• **Problem to work on**: The required result is an exact copy of the material from the line with "Suppose demand and supply for copper" through its final line, both ends included.

• **Records provided**:

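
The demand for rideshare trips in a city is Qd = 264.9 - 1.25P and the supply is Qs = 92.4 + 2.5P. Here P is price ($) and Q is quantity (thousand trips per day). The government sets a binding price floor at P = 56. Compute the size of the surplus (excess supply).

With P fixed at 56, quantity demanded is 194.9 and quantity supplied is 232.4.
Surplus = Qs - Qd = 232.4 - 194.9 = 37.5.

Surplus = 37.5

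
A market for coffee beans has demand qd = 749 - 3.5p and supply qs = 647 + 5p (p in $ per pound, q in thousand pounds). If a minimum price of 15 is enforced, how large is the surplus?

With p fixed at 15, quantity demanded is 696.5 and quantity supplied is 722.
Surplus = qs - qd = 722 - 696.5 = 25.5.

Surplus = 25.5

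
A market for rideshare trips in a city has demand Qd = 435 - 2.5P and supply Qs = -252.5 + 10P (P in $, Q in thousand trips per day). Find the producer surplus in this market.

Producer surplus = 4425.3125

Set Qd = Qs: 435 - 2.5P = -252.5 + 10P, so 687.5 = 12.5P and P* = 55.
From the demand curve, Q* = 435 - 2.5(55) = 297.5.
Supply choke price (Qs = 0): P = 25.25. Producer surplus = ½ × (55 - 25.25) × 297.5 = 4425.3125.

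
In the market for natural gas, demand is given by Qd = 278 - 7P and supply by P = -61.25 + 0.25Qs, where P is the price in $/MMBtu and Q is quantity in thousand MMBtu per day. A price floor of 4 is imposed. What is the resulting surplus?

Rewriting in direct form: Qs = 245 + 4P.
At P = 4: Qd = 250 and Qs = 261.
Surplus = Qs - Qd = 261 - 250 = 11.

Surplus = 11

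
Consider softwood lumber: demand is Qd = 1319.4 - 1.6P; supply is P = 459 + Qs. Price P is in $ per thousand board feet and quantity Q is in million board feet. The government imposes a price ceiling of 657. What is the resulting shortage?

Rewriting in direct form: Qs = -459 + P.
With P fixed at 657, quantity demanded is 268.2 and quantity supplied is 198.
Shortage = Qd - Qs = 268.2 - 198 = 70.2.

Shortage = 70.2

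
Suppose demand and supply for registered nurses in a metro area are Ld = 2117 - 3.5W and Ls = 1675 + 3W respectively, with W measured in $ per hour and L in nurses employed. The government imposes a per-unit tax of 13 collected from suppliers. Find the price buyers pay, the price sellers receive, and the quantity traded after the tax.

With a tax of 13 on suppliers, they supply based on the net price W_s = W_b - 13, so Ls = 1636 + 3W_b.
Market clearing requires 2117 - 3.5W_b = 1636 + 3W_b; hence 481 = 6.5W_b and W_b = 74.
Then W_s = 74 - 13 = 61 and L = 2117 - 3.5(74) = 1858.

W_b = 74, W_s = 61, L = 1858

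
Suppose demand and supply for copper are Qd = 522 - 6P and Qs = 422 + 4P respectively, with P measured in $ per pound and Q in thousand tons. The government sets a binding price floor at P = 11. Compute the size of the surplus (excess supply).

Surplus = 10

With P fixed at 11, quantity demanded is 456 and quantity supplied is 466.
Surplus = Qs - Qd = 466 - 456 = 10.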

• **Written answer**:
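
Suppose demand and supply for copper are Qd = 522 - 6P and Qs = 422 + 4P respectively, with P measured in $ per pound and Q in thousand tons. The government sets a binding price floor at P = 11. Compute the size of the surplus (excess supply).

Surplus = 10

With P fixed at 11, quantity demanded is 456 and quantity supplied is 466.
Surplus = Qs - Qd = 466 - 456 = 10.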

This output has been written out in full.